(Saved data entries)
- Opening Delimiter -
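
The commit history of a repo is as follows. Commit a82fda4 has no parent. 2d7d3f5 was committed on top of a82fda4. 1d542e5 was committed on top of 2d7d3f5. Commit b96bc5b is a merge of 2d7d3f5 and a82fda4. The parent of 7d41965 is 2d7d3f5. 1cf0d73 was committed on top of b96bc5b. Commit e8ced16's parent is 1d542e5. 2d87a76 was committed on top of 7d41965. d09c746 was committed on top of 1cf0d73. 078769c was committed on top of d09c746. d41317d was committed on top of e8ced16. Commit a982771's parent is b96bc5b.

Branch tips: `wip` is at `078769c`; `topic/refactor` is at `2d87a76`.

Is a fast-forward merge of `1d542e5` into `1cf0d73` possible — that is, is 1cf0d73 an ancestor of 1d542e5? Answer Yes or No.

A fast-forward from 1cf0d73 to 1d542e5 is possible iff 1cf0d73 is an ancestor of 1d542e5.
Ancestors of 1d542e5: {1d542e5, 2d7d3f5, a82fda4}.
1cf0d73 is not among them, so fast-forward is not possible.

No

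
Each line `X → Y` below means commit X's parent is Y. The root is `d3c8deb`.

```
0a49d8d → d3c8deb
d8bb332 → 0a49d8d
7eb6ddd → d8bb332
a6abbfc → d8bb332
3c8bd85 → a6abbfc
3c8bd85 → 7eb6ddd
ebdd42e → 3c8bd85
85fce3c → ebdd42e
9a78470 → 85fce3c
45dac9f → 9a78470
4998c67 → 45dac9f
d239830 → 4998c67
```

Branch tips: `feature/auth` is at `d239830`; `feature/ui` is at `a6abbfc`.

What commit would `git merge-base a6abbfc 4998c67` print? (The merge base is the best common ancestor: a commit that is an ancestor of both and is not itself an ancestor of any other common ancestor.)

a6abbfc

Ancestors of a6abbfc: {0a49d8d, a6abbfc, d3c8deb, d8bb332}.
Ancestors of 4998c67: {0a49d8d, 3c8bd85, 45dac9f, 4998c67, 7eb6ddd, 85fce3c, 9a78470, a6abbfc, d3c8deb, d8bb332, ebdd42e}.
Common ancestors: {0a49d8d, a6abbfc, d3c8deb, d8bb332}.
Among these, a6abbfc is not an ancestor of any other common ancestor — it is the merge base.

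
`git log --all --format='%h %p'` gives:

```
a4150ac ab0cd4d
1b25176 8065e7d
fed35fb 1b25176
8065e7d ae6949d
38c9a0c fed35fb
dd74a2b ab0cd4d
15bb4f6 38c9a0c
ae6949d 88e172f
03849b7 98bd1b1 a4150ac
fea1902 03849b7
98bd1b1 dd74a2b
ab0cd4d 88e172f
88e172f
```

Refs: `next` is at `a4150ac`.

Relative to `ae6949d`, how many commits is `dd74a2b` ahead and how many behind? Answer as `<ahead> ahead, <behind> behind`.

2 ahead, 1 behind

Reachable from dd74a2b: {88e172f, ab0cd4d, dd74a2b}.
Reachable from ae6949d: {88e172f, ae6949d}.
Only in dd74a2b's history (ahead): {ab0cd4d, dd74a2b} — 2.
Only in ae6949d's history (behind): {ae6949d} — 1.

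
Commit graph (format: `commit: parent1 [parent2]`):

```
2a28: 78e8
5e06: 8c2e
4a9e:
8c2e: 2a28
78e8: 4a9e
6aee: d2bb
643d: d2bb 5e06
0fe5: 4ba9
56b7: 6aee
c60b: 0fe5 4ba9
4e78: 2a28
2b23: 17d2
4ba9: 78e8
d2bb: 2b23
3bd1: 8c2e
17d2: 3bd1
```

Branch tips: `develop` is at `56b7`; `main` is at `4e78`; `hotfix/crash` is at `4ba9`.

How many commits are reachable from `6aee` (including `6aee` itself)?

9

Walking parent pointers from 6aee: reachable set = {17d2, 2a28, 2b23, 3bd1, 4a9e, 6aee, 78e8, 8c2e, d2bb}.
That is 9 commits.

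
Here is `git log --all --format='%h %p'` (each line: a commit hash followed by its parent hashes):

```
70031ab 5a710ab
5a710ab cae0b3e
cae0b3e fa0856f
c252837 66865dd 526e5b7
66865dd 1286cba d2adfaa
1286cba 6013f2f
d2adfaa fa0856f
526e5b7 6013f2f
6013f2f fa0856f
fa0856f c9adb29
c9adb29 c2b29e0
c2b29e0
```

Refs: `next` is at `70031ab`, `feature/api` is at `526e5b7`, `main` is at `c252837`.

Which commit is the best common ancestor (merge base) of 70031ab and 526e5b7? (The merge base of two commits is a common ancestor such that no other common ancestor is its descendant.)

Ancestors of 70031ab: {5a710ab, 70031ab, c2b29e0, c9adb29, cae0b3e, fa0856f}.
Ancestors of 526e5b7: {526e5b7, 6013f2f, c2b29e0, c9adb29, fa0856f}.
Common ancestors: {c2b29e0, c9adb29, fa0856f}.
Among these, fa0856f is not an ancestor of any other common ancestor — it is the merge base.

fa0856f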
- Closing Delimiter -
Problem statement.
Return the lines above exactly, keeping every word.

Your response.
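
The commit history of a repo is as follows. Commit a82fda4 has no parent. 2d7d3f5 was committed on top of a82fda4. 1d542e5 was committed on top of 2d7d3f5. Commit b96bc5b is a merge of 2d7d3f5 and a82fda4. The parent of 7d41965 is 2d7d3f5. 1cf0d73 was committed on top of b96bc5b. Commit e8ced16's parent is 1d542e5. 2d87a76 was committed on top of 7d41965. d09c746 was committed on top of 1cf0d73. 078769c was committed on top of d09c746. d41317d was committed on top of e8ced16. Commit a982771's parent is b96bc5b.

Branch tips: `wip` is at `078769c`; `topic/refactor` is at `2d87a76`.

Is a fast-forward merge of `1d542e5` into `1cf0d73` possible — that is, is 1cf0d73 an ancestor of 1d542e5? Answer Yes or No.

A fast-forward from 1cf0d73 to 1d542e5 is possible iff 1cf0d73 is an ancestor of 1d542e5.
Ancestors of 1d542e5: {1d542e5, 2d7d3f5, a82fda4}.
1cf0d73 is not among them, so fast-forward is not possible.

No

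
Each line `X → Y` below means commit X's parent is Y. The root is `d3c8deb`.

```
0a49d8d → d3c8deb
d8bb332 → 0a49d8d
7eb6ddd → d8bb332
a6abbfc → d8bb332
3c8bd85 → a6abbfc
3c8bd85 → 7eb6ddd
ebdd42e → 3c8bd85
85fce3c → ebdd42e
9a78470 → 85fce3c
45dac9f → 9a78470
4998c67 → 45dac9f
d239830 → 4998c67
```

Branch tips: `feature/auth` is at `d239830`; `feature/ui` is at `a6abbfc`.

What commit would `git merge-base a6abbfc 4998c67` print? (The merge base is the best common ancestor: a commit that is an ancestor of both and is not itself an ancestor of any other common ancestor.)

a6abbfc

Ancestors of a6abbfc: {0a49d8d, a6abbfc, d3c8deb, d8bb332}.
Ancestors of 4998c67: {0a49d8d, 3c8bd85, 45dac9f, 4998c67, 7eb6ddd, 85fce3c, 9a78470, a6abbfc, d3c8deb, d8bb332, ebdd42e}.
Common ancestors: {0a49d8d, a6abbfc, d3c8deb, d8bb332}.
Among these, a6abbfc is not an ancestor of any other common ancestor — it is the merge base.

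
`git log --all --format='%h %p'` gives:

```
a4150ac ab0cd4d
1b25176 8065e7d
fed35fb 1b25176
8065e7d ae6949d
38c9a0c fed35fb
dd74a2b ab0cd4d
15bb4f6 38c9a0c
ae6949d 88e172f
03849b7 98bd1b1 a4150ac
fea1902 03849b7
98bd1b1 dd74a2b
ab0cd4d 88e172f
88e172f
```

Refs: `next` is at `a4150ac`.

Relative to `ae6949d`, how many commits is `dd74a2b` ahead and how many behind? Answer as `<ahead> ahead, <behind> behind`.

2 ahead, 1 behind

Reachable from dd74a2b: {88e172f, ab0cd4d, dd74a2b}.
Reachable from ae6949d: {88e172f, ae6949d}.
Only in dd74a2b's history (ahead): {ab0cd4d, dd74a2b} — 2.
Only in ae6949d's history (behind): {ae6949d} — 1.

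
Commit graph (format: `commit: parent1 [parent2]`):

```
2a28: 78e8
5e06: 8c2e
4a9e:
8c2e: 2a28
78e8: 4a9e
6aee: d2bb
643d: d2bb 5e06
0fe5: 4ba9
56b7: 6aee
c60b: 0fe5 4ba9
4e78: 2a28
2b23: 17d2
4ba9: 78e8
d2bb: 2b23
3bd1: 8c2e
17d2: 3bd1
```

Branch tips: `develop` is at `56b7`; `main` is at `4e78`; `hotfix/crash` is at `4ba9`.

How many commits are reachable from `6aee` (including `6aee` itself)?

9

Walking parent pointers from 6aee: reachable set = {17d2, 2a28, 2b23, 3bd1, 4a9e, 6aee, 78e8, 8c2e, d2bb}.
That is 9 commits.

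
Here is `git log --all --format='%h %p'` (each line: a commit hash followed by its parent hashes):

```
70031ab 5a710ab
5a710ab cae0b3e
cae0b3e fa0856f
c252837 66865dd 526e5b7
66865dd 1286cba d2adfaa
1286cba 6013f2f
d2adfaa fa0856f
526e5b7 6013f2f
6013f2f fa0856f
fa0856f c9adb29
c9adb29 c2b29e0
c2b29e0
```

Refs: `next` is at `70031ab`, `feature/api` is at `526e5b7`, `main` is at `c252837`.

Which commit is the best common ancestor (merge base) of 70031ab and 526e5b7? (The merge base of two commits is a common ancestor such that no other common ancestor is its descendant.)

Ancestors of 70031ab: {5a710ab, 70031ab, c2b29e0, c9adb29, cae0b3e, fa0856f}.
Ancestors of 526e5b7: {526e5b7, 6013f2f, c2b29e0, c9adb29, fa0856f}.
Common ancestors: {c2b29e0, c9adb29, fa0856f}.
Among these, fa0856f is not an ancestor of any other common ancestor — it is the merge base.

fa0856f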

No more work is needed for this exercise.